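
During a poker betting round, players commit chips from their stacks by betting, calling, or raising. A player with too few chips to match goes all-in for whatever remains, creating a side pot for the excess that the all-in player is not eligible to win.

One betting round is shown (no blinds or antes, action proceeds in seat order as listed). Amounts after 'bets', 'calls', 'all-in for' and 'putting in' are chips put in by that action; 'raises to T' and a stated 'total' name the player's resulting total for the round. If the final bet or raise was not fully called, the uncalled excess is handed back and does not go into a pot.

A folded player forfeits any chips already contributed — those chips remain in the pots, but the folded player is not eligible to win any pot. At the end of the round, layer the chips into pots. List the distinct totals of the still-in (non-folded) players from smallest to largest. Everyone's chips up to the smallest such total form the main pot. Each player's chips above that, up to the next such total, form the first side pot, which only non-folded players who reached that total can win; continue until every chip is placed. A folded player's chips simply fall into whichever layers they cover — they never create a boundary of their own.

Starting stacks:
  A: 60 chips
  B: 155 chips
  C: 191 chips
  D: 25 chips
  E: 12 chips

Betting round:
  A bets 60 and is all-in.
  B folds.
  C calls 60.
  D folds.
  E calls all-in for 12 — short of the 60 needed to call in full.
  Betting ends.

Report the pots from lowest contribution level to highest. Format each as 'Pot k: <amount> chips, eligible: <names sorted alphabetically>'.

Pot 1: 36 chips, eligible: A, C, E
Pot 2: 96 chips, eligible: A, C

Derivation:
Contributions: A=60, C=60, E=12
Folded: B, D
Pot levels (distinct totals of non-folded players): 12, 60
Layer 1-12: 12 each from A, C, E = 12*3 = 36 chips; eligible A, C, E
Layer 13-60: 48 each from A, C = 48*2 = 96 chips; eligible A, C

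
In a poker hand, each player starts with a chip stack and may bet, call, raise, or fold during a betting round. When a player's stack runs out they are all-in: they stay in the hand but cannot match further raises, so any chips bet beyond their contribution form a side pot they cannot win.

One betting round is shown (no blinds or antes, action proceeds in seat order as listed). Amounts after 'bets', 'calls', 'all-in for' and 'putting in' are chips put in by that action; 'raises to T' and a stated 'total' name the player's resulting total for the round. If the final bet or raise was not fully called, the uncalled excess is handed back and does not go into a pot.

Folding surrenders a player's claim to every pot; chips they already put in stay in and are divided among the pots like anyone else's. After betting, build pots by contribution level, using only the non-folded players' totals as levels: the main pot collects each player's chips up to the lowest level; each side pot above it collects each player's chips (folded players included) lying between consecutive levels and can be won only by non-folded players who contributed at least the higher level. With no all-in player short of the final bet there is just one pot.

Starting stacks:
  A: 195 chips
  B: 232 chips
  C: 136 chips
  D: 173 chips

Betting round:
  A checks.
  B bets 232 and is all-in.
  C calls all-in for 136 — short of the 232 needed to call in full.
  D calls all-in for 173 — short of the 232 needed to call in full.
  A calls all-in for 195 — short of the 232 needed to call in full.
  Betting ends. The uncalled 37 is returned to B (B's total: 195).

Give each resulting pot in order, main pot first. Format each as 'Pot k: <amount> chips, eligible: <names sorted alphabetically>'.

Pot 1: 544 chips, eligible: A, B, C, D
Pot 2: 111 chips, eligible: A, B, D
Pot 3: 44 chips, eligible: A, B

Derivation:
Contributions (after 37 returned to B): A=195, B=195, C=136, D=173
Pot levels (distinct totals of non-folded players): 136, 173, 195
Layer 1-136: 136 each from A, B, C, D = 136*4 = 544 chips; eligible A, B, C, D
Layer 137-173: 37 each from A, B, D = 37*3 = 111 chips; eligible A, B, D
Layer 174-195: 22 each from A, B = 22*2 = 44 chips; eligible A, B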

==

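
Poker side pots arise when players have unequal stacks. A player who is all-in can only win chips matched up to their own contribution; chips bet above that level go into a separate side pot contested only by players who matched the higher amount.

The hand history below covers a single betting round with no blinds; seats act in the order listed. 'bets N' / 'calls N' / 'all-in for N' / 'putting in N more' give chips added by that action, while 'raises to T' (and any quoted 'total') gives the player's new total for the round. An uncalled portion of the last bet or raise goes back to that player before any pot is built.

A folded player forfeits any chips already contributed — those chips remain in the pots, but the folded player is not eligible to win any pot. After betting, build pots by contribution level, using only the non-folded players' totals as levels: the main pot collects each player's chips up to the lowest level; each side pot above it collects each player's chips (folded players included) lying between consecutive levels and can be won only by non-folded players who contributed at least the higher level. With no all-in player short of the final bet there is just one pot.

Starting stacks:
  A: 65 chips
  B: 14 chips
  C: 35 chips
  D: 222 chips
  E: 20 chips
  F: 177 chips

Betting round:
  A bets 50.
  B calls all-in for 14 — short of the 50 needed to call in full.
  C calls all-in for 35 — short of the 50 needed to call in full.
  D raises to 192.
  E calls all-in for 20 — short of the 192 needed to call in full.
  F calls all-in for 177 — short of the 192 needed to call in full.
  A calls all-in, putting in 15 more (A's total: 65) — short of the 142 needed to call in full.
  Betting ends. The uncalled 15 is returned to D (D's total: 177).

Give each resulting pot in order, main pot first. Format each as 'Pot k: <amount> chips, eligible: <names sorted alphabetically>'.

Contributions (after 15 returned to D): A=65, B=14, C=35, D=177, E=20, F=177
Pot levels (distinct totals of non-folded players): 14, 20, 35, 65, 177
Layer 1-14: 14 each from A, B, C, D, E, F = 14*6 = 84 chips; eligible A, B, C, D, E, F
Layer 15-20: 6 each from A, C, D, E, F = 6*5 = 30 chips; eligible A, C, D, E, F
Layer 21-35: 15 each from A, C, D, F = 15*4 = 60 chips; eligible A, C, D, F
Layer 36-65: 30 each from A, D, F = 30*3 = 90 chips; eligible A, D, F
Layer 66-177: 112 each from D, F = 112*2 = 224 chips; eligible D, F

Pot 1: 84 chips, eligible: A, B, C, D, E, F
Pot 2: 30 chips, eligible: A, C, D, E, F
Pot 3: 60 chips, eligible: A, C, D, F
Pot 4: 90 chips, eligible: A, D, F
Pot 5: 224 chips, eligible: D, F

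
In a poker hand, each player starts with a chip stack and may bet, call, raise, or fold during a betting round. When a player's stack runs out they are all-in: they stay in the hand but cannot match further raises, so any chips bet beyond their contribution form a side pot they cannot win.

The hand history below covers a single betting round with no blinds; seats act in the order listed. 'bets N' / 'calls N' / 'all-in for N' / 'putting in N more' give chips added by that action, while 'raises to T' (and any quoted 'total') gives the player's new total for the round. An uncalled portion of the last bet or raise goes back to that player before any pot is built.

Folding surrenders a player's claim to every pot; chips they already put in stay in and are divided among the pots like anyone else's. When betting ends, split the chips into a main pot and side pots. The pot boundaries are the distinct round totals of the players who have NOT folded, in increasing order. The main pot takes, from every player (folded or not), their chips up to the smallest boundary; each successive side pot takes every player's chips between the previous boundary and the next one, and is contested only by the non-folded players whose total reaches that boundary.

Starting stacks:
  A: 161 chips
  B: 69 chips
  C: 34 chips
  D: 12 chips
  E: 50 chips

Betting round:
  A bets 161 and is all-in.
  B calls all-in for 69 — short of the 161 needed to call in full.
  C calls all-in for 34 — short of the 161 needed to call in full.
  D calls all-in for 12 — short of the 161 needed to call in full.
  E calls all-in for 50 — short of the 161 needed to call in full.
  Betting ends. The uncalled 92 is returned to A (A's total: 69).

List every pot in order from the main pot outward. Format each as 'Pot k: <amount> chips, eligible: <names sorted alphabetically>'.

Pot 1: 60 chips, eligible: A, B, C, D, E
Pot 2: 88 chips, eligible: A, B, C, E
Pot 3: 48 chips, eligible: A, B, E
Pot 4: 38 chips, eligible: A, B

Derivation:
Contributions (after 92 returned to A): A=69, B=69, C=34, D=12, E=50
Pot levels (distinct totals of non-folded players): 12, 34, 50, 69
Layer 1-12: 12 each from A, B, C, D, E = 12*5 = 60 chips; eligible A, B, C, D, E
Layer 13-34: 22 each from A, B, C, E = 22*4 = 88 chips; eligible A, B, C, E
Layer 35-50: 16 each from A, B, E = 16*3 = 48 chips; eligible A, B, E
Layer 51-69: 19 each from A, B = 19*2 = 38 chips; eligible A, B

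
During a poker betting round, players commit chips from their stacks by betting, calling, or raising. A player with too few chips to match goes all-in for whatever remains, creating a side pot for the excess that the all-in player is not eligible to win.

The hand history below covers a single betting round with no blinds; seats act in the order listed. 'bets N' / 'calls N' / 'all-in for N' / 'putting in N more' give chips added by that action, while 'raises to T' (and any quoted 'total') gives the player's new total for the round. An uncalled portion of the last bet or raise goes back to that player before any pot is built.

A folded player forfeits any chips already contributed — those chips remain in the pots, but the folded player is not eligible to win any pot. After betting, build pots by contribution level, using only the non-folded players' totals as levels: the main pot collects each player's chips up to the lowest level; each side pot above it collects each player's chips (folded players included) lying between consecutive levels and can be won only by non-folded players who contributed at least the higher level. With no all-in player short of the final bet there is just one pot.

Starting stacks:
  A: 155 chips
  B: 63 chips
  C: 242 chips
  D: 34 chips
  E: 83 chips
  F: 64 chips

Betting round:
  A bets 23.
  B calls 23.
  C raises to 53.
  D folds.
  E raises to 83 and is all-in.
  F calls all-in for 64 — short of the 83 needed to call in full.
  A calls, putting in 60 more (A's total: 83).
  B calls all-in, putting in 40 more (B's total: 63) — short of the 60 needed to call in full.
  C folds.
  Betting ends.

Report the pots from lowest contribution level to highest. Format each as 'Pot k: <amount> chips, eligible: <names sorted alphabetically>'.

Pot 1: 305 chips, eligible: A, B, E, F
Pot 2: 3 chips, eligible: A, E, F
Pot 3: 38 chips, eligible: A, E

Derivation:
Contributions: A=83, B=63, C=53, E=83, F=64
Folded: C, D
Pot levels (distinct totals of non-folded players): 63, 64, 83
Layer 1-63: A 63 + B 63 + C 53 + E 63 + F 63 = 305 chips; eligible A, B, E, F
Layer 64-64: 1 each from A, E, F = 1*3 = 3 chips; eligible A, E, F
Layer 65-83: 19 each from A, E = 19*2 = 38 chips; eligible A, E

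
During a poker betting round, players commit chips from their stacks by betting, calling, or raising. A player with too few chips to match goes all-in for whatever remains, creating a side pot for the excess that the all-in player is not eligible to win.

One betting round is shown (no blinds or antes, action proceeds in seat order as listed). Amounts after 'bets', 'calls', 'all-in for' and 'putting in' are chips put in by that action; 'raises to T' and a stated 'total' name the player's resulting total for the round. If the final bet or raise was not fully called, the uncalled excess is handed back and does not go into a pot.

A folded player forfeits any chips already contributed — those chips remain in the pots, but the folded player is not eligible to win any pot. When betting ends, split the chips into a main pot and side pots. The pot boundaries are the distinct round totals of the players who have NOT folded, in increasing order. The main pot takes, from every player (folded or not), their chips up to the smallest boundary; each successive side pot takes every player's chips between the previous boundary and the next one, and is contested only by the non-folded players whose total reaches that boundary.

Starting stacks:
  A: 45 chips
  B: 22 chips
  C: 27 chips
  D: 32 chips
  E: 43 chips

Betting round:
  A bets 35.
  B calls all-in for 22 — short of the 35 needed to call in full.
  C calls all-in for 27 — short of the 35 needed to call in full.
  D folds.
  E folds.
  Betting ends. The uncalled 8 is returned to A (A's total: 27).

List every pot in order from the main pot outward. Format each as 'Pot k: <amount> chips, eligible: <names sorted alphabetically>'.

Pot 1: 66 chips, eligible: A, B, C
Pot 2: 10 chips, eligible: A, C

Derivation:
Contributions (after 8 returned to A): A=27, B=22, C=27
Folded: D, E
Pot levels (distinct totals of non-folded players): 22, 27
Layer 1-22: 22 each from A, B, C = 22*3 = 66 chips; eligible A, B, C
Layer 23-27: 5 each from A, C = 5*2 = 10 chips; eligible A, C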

--

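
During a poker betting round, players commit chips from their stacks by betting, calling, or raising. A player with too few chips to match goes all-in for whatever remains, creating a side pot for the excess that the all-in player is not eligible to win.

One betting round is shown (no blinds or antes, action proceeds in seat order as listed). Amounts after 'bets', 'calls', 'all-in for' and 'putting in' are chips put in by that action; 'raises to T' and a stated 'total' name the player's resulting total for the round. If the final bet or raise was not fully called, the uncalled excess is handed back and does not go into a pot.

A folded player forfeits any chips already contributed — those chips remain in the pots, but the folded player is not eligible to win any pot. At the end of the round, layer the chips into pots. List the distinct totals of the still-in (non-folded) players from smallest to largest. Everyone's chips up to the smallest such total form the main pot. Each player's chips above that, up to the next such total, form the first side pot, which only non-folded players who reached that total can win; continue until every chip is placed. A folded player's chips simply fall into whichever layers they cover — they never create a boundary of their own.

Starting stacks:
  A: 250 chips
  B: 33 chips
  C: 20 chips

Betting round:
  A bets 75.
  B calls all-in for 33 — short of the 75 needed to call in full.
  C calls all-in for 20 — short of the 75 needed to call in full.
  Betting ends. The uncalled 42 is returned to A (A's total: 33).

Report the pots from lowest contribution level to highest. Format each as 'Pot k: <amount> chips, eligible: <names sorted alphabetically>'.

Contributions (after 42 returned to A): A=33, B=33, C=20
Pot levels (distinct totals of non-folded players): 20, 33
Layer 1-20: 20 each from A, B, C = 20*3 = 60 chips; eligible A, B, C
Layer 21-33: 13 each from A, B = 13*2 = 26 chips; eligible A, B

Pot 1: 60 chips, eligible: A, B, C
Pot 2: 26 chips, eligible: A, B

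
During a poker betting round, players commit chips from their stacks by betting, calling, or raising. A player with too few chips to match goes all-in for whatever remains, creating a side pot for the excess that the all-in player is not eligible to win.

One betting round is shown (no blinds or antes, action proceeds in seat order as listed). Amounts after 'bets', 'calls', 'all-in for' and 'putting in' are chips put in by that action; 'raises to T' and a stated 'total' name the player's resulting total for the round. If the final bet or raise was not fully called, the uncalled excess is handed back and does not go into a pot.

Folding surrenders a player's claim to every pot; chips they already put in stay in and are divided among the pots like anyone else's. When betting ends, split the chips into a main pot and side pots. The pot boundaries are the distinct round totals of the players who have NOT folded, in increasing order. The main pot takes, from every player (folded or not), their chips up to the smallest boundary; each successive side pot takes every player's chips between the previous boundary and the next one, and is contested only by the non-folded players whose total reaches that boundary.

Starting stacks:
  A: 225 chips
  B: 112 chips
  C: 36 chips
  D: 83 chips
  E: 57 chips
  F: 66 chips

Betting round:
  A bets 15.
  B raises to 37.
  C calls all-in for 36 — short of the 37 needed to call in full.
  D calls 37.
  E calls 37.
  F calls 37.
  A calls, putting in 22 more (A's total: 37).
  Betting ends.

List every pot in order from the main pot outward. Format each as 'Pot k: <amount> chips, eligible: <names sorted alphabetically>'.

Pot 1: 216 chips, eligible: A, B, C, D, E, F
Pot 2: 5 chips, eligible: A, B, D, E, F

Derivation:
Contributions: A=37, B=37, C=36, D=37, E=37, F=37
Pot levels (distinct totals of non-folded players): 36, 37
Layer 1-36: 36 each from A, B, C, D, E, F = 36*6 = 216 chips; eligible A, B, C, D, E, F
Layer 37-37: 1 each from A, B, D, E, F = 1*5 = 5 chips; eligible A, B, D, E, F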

## [Problem statement]
Copy out precisely the lines from the line with "C: 35 chips" to the line with "Betting ends. The uncalled 15" in the material above, including those two lines and omitting all the rest.

## [Solution for this problem]
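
  C: 35 chips
  D: 222 chips
  E: 20 chips
  F: 177 chips

Betting round:
  A bets 50.
  B calls all-in for 14 — short of the 50 needed to call in full.
  C calls all-in for 35 — short of the 50 needed to call in full.
  D raises to 192.
  E calls all-in for 20 — short of the 192 needed to call in full.
  F calls all-in for 177 — short of the 192 needed to call in full.
  A calls all-in, putting in 15 more (A's total: 65) — short of the 142 needed to call in full.
  Betting ends. The uncalled 15 is returned to D (D's total: 177).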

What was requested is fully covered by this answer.